**Records for this task**
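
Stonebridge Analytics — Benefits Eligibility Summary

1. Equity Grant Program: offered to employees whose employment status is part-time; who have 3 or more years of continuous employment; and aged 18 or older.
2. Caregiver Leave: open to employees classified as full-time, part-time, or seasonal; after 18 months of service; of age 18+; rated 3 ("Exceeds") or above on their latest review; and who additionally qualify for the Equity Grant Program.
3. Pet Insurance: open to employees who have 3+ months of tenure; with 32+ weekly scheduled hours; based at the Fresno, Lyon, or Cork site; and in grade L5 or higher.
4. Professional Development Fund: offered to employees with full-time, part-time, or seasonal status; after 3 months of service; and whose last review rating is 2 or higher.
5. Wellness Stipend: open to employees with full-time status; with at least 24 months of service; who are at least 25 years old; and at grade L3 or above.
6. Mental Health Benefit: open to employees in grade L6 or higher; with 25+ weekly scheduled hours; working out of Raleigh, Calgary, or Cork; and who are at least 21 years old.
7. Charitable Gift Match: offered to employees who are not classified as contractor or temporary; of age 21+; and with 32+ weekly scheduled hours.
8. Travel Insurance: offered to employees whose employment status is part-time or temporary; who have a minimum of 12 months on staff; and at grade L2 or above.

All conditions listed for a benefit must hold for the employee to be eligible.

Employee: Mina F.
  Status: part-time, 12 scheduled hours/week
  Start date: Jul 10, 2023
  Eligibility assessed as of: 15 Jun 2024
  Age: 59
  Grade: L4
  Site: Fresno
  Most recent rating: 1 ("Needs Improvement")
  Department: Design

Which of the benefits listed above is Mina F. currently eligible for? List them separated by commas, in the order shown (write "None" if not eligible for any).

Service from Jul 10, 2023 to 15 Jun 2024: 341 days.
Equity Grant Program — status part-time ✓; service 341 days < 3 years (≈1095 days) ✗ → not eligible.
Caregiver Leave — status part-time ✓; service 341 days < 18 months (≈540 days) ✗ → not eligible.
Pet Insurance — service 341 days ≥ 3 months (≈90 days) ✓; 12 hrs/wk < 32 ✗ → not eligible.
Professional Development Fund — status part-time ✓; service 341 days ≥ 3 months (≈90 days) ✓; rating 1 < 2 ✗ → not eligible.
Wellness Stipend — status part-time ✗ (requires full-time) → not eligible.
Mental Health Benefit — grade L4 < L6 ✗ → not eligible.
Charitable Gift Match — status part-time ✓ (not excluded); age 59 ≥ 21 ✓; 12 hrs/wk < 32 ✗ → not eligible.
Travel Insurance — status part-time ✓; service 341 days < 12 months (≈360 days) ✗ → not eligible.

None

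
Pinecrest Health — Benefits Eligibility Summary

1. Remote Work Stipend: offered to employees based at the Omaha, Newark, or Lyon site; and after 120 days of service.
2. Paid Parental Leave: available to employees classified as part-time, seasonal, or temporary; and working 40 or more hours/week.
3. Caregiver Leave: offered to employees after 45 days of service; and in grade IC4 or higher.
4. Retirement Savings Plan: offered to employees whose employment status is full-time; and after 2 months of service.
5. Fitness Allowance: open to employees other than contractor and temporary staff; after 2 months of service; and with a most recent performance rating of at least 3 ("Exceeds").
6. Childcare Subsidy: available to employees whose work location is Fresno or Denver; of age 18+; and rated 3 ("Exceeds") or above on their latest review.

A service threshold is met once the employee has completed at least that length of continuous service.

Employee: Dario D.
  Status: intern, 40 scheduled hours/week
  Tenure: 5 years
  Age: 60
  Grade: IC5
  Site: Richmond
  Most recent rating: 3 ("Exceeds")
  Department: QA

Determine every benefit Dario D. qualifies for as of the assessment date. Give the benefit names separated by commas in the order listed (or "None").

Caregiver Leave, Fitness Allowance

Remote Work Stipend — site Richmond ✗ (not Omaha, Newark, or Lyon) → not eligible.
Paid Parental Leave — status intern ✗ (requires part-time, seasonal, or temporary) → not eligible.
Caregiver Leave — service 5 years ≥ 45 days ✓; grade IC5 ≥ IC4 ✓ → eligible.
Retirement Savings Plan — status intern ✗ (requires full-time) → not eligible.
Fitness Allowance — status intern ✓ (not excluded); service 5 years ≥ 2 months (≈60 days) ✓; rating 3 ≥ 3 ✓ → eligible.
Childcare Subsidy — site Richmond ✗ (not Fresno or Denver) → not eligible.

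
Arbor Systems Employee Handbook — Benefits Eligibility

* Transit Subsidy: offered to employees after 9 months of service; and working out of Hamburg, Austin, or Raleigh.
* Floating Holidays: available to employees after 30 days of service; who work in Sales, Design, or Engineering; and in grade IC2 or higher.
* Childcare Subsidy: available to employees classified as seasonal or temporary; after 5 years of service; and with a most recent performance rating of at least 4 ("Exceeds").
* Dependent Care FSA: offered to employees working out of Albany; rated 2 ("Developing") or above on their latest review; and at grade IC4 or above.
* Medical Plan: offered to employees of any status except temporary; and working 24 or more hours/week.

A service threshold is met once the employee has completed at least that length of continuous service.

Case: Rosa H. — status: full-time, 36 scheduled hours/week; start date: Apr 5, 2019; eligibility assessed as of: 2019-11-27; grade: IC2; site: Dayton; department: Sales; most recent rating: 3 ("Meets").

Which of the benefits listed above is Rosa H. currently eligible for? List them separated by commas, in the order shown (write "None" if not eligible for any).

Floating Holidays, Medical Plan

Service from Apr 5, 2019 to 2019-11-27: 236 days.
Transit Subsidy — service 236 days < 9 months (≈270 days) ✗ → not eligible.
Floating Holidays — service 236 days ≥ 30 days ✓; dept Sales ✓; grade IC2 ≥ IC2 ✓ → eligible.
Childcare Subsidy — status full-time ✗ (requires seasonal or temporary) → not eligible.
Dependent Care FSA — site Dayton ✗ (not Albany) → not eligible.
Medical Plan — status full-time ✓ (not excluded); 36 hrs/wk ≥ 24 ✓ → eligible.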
---
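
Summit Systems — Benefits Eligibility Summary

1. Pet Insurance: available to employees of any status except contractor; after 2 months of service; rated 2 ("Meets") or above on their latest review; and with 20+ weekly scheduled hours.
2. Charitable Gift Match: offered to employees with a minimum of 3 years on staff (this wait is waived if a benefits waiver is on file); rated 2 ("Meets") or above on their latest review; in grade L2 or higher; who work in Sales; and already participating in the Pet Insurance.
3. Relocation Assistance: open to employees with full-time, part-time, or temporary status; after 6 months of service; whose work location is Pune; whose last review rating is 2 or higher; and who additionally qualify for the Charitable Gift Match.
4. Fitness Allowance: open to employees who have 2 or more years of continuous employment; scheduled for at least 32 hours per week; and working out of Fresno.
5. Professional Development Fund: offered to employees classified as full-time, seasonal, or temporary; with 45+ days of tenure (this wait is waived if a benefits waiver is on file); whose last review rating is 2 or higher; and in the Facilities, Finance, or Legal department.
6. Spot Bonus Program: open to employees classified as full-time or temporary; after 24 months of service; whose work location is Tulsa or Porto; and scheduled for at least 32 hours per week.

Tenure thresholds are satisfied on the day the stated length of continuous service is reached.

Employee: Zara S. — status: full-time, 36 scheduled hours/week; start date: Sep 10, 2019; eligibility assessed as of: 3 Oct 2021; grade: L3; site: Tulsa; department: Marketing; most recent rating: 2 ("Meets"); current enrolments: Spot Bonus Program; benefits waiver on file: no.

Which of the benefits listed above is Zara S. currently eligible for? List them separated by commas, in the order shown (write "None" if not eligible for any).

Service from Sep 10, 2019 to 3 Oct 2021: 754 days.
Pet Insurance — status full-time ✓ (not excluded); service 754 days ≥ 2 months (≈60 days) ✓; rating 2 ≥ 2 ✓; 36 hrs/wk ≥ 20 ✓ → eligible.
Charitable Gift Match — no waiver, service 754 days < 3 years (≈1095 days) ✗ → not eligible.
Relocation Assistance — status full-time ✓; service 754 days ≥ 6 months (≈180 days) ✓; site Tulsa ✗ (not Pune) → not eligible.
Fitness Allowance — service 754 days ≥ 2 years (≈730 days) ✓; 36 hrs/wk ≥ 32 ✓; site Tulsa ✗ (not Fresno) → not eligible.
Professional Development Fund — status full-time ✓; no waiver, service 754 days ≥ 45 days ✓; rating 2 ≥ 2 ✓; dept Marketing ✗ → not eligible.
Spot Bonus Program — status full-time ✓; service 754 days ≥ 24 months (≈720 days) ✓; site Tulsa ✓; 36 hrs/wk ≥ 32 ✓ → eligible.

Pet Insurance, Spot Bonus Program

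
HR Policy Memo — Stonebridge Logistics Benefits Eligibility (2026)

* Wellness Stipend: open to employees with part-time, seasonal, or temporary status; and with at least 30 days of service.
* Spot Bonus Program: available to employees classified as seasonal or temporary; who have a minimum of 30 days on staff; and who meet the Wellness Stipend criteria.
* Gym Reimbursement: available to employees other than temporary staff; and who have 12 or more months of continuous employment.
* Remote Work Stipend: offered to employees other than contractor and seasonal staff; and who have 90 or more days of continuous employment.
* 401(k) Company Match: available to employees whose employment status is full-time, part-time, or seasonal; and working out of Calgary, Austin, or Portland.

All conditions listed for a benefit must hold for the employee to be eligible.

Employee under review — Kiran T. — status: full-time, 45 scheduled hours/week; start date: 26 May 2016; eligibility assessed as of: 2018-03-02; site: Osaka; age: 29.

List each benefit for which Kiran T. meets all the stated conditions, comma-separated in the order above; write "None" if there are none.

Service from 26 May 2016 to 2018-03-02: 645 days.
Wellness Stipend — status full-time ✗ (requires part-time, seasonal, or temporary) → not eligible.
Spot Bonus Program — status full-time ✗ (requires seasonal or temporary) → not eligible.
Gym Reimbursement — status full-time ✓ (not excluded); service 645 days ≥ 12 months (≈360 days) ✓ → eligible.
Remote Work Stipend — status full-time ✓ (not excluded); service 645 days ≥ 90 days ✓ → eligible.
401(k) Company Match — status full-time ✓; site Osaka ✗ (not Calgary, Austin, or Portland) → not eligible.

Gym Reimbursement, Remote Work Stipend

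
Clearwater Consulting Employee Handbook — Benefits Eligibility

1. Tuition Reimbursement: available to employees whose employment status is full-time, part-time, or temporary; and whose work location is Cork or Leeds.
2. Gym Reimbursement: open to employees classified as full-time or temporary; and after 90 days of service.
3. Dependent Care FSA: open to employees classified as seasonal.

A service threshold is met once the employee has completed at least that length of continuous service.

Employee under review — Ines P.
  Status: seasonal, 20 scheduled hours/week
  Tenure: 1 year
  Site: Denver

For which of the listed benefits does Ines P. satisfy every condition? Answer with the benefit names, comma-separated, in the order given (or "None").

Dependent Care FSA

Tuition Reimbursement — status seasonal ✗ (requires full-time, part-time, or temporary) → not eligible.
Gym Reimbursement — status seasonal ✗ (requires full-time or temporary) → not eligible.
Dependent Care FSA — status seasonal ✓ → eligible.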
==
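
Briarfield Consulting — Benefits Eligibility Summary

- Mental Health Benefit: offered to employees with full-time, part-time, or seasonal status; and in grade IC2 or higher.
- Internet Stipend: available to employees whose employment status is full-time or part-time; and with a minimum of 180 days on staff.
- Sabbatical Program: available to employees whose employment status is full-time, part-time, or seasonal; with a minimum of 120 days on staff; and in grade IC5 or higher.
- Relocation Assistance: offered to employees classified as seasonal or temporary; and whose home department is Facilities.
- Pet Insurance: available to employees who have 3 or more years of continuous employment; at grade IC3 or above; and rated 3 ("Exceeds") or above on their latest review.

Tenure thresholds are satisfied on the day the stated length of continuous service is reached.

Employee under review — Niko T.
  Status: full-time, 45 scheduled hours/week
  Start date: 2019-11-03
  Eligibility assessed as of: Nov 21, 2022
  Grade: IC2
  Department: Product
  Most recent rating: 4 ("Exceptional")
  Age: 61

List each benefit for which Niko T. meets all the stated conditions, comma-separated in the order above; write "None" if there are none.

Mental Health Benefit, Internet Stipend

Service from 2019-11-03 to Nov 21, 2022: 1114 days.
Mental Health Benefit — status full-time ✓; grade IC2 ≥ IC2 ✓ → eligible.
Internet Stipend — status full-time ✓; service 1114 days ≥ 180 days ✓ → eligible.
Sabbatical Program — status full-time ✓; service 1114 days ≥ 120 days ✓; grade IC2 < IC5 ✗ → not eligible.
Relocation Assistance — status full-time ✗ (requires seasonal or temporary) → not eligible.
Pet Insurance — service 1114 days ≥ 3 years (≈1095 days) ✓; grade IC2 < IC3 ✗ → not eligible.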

**What is expected**
Write out only the lines that run from the line containing "Employee: Mina F." through the line containing "Department: Design", both included, exactly as they appear above.

**Written response**
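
Employee: Mina F.
  Status: part-time, 12 scheduled hours/week
  Start date: Jul 10, 2023
  Eligibility assessed as of: 15 Jun 2024
  Age: 59
  Grade: L4
  Site: Fresno
  Most recent rating: 1 ("Needs Improvement")
  Department: Design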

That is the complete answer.